- **TO DO**:
Copy out all of the entries, keeping every word the same.

Saved entries
=== Begin Enclosure ===

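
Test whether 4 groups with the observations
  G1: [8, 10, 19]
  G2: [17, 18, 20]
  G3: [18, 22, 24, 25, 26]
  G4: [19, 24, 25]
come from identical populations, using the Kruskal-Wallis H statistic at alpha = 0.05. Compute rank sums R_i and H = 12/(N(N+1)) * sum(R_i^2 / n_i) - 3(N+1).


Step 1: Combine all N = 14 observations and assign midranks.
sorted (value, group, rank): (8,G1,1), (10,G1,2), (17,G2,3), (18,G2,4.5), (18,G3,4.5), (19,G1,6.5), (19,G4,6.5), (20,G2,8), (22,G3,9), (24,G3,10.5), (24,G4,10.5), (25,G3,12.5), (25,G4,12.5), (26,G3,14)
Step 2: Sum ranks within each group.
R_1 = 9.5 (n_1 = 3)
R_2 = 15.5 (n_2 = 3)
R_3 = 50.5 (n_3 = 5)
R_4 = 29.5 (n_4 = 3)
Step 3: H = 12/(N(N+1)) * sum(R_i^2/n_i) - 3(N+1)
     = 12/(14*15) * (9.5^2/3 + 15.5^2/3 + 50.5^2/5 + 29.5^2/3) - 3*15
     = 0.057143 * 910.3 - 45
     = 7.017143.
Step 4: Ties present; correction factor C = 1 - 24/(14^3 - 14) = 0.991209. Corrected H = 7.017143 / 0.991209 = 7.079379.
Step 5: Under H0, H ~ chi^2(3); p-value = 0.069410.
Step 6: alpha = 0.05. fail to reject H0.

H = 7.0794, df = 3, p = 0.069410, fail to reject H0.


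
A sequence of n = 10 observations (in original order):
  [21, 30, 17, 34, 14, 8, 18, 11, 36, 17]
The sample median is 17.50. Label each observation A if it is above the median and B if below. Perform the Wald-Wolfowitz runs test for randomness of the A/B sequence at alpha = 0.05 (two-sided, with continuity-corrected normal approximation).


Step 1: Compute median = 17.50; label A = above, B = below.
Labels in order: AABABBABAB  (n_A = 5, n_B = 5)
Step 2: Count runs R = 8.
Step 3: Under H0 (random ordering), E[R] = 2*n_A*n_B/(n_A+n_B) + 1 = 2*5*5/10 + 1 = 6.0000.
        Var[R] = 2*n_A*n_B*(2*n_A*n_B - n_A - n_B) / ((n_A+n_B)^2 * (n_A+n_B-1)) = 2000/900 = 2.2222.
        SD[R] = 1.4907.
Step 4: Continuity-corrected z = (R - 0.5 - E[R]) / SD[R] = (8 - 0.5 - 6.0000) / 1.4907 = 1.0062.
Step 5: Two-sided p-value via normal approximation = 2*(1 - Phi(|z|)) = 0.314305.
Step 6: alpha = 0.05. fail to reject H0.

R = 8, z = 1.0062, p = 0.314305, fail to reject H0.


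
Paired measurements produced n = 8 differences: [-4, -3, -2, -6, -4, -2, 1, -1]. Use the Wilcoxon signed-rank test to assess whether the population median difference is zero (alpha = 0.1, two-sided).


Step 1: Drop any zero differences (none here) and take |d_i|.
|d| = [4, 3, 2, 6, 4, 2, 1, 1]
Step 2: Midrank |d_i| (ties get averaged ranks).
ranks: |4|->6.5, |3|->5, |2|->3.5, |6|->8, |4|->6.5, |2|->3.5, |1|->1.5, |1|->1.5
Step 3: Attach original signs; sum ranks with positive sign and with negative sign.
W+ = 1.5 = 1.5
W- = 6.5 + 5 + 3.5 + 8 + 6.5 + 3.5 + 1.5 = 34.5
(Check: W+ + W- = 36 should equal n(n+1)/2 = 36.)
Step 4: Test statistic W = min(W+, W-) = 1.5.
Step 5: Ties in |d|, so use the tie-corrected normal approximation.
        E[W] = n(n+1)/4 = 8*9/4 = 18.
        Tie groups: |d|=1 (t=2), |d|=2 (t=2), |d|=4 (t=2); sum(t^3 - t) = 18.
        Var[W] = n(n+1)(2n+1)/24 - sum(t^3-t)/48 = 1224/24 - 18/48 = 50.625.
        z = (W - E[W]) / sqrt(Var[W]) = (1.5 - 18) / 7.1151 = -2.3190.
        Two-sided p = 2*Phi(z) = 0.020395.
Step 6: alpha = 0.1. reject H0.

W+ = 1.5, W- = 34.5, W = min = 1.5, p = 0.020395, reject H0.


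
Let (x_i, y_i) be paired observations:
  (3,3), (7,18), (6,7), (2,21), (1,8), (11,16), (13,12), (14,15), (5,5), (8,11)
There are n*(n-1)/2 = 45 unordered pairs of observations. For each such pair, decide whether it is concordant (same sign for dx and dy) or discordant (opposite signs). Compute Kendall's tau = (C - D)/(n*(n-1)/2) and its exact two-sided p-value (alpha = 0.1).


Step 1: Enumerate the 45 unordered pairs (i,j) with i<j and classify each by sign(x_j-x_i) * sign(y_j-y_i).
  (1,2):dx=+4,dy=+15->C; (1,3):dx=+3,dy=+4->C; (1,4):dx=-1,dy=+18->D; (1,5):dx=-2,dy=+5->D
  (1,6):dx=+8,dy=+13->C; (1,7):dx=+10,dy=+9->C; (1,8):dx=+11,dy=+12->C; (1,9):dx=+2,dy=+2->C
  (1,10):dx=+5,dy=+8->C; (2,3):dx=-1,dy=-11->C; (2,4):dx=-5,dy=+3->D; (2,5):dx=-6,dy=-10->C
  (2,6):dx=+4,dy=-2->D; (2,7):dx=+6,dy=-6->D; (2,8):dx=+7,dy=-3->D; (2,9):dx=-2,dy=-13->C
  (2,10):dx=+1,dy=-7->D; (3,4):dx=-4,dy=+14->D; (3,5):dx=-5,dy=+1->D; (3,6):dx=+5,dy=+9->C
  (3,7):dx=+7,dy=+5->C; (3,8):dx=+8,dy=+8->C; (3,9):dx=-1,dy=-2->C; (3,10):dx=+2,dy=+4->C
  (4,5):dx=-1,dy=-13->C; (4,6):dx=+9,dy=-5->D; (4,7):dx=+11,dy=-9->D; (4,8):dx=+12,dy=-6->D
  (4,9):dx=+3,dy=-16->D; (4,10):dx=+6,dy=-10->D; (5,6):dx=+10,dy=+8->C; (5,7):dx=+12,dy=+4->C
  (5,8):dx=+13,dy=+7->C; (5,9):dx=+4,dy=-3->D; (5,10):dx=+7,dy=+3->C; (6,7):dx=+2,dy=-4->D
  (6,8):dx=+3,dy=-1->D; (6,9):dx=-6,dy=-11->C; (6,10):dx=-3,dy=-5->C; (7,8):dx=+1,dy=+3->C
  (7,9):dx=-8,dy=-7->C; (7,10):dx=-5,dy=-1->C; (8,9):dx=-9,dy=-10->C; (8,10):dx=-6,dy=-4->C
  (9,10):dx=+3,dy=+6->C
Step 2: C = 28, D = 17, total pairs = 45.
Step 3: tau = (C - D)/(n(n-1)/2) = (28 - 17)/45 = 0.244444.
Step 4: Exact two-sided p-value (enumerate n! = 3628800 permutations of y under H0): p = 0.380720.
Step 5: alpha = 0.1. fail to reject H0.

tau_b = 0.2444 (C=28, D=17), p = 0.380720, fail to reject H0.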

=== End Enclosure ===

- **TASK RESULT**:
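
Test whether 4 groups with the observations
  G1: [8, 10, 19]
  G2: [17, 18, 20]
  G3: [18, 22, 24, 25, 26]
  G4: [19, 24, 25]
come from identical populations, using the Kruskal-Wallis H statistic at alpha = 0.05. Compute rank sums R_i and H = 12/(N(N+1)) * sum(R_i^2 / n_i) - 3(N+1).


Step 1: Combine all N = 14 observations and assign midranks.
sorted (value, group, rank): (8,G1,1), (10,G1,2), (17,G2,3), (18,G2,4.5), (18,G3,4.5), (19,G1,6.5), (19,G4,6.5), (20,G2,8), (22,G3,9), (24,G3,10.5), (24,G4,10.5), (25,G3,12.5), (25,G4,12.5), (26,G3,14)
Step 2: Sum ranks within each group.
R_1 = 9.5 (n_1 = 3)
R_2 = 15.5 (n_2 = 3)
R_3 = 50.5 (n_3 = 5)
R_4 = 29.5 (n_4 = 3)
Step 3: H = 12/(N(N+1)) * sum(R_i^2/n_i) - 3(N+1)
     = 12/(14*15) * (9.5^2/3 + 15.5^2/3 + 50.5^2/5 + 29.5^2/3) - 3*15
     = 0.057143 * 910.3 - 45
     = 7.017143.
Step 4: Ties present; correction factor C = 1 - 24/(14^3 - 14) = 0.991209. Corrected H = 7.017143 / 0.991209 = 7.079379.
Step 5: Under H0, H ~ chi^2(3); p-value = 0.069410.
Step 6: alpha = 0.05. fail to reject H0.

H = 7.0794, df = 3, p = 0.069410, fail to reject H0.


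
A sequence of n = 10 observations (in original order):
  [21, 30, 17, 34, 14, 8, 18, 11, 36, 17]
The sample median is 17.50. Label each observation A if it is above the median and B if below. Perform the Wald-Wolfowitz runs test for randomness of the A/B sequence at alpha = 0.05 (two-sided, with continuity-corrected normal approximation).


Step 1: Compute median = 17.50; label A = above, B = below.
Labels in order: AABABBABAB  (n_A = 5, n_B = 5)
Step 2: Count runs R = 8.
Step 3: Under H0 (random ordering), E[R] = 2*n_A*n_B/(n_A+n_B) + 1 = 2*5*5/10 + 1 = 6.0000.
        Var[R] = 2*n_A*n_B*(2*n_A*n_B - n_A - n_B) / ((n_A+n_B)^2 * (n_A+n_B-1)) = 2000/900 = 2.2222.
        SD[R] = 1.4907.
Step 4: Continuity-corrected z = (R - 0.5 - E[R]) / SD[R] = (8 - 0.5 - 6.0000) / 1.4907 = 1.0062.
Step 5: Two-sided p-value via normal approximation = 2*(1 - Phi(|z|)) = 0.314305.
Step 6: alpha = 0.05. fail to reject H0.

R = 8, z = 1.0062, p = 0.314305, fail to reject H0.


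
Paired measurements produced n = 8 differences: [-4, -3, -2, -6, -4, -2, 1, -1]. Use the Wilcoxon signed-rank test to assess whether the population median difference is zero (alpha = 0.1, two-sided).


Step 1: Drop any zero differences (none here) and take |d_i|.
|d| = [4, 3, 2, 6, 4, 2, 1, 1]
Step 2: Midrank |d_i| (ties get averaged ranks).
ranks: |4|->6.5, |3|->5, |2|->3.5, |6|->8, |4|->6.5, |2|->3.5, |1|->1.5, |1|->1.5
Step 3: Attach original signs; sum ranks with positive sign and with negative sign.
W+ = 1.5 = 1.5
W- = 6.5 + 5 + 3.5 + 8 + 6.5 + 3.5 + 1.5 = 34.5
(Check: W+ + W- = 36 should equal n(n+1)/2 = 36.)
Step 4: Test statistic W = min(W+, W-) = 1.5.
Step 5: Ties in |d|, so use the tie-corrected normal approximation.
        E[W] = n(n+1)/4 = 8*9/4 = 18.
        Tie groups: |d|=1 (t=2), |d|=2 (t=2), |d|=4 (t=2); sum(t^3 - t) = 18.
        Var[W] = n(n+1)(2n+1)/24 - sum(t^3-t)/48 = 1224/24 - 18/48 = 50.625.
        z = (W - E[W]) / sqrt(Var[W]) = (1.5 - 18) / 7.1151 = -2.3190.
        Two-sided p = 2*Phi(z) = 0.020395.
Step 6: alpha = 0.1. reject H0.

W+ = 1.5, W- = 34.5, W = min = 1.5, p = 0.020395, reject H0.


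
Let (x_i, y_i) be paired observations:
  (3,3), (7,18), (6,7), (2,21), (1,8), (11,16), (13,12), (14,15), (5,5), (8,11)
There are n*(n-1)/2 = 45 unordered pairs of observations. For each such pair, decide whether it is concordant (same sign for dx and dy) or discordant (opposite signs). Compute Kendall's tau = (C - D)/(n*(n-1)/2) and its exact two-sided p-value (alpha = 0.1).


Step 1: Enumerate the 45 unordered pairs (i,j) with i<j and classify each by sign(x_j-x_i) * sign(y_j-y_i).
  (1,2):dx=+4,dy=+15->C; (1,3):dx=+3,dy=+4->C; (1,4):dx=-1,dy=+18->D; (1,5):dx=-2,dy=+5->D
  (1,6):dx=+8,dy=+13->C; (1,7):dx=+10,dy=+9->C; (1,8):dx=+11,dy=+12->C; (1,9):dx=+2,dy=+2->C
  (1,10):dx=+5,dy=+8->C; (2,3):dx=-1,dy=-11->C; (2,4):dx=-5,dy=+3->D; (2,5):dx=-6,dy=-10->C
  (2,6):dx=+4,dy=-2->D; (2,7):dx=+6,dy=-6->D; (2,8):dx=+7,dy=-3->D; (2,9):dx=-2,dy=-13->C
  (2,10):dx=+1,dy=-7->D; (3,4):dx=-4,dy=+14->D; (3,5):dx=-5,dy=+1->D; (3,6):dx=+5,dy=+9->C
  (3,7):dx=+7,dy=+5->C; (3,8):dx=+8,dy=+8->C; (3,9):dx=-1,dy=-2->C; (3,10):dx=+2,dy=+4->C
  (4,5):dx=-1,dy=-13->C; (4,6):dx=+9,dy=-5->D; (4,7):dx=+11,dy=-9->D; (4,8):dx=+12,dy=-6->D
  (4,9):dx=+3,dy=-16->D; (4,10):dx=+6,dy=-10->D; (5,6):dx=+10,dy=+8->C; (5,7):dx=+12,dy=+4->C
  (5,8):dx=+13,dy=+7->C; (5,9):dx=+4,dy=-3->D; (5,10):dx=+7,dy=+3->C; (6,7):dx=+2,dy=-4->D
  (6,8):dx=+3,dy=-1->D; (6,9):dx=-6,dy=-11->C; (6,10):dx=-3,dy=-5->C; (7,8):dx=+1,dy=+3->C
  (7,9):dx=-8,dy=-7->C; (7,10):dx=-5,dy=-1->C; (8,9):dx=-9,dy=-10->C; (8,10):dx=-6,dy=-4->C
  (9,10):dx=+3,dy=+6->C
Step 2: C = 28, D = 17, total pairs = 45.
Step 3: tau = (C - D)/(n(n-1)/2) = (28 - 17)/45 = 0.244444.
Step 4: Exact two-sided p-value (enumerate n! = 3628800 permutations of y under H0): p = 0.380720.
Step 5: alpha = 0.1. fail to reject H0.

tau_b = 0.2444 (C=28, D=17), p = 0.380720, fail to reject H0.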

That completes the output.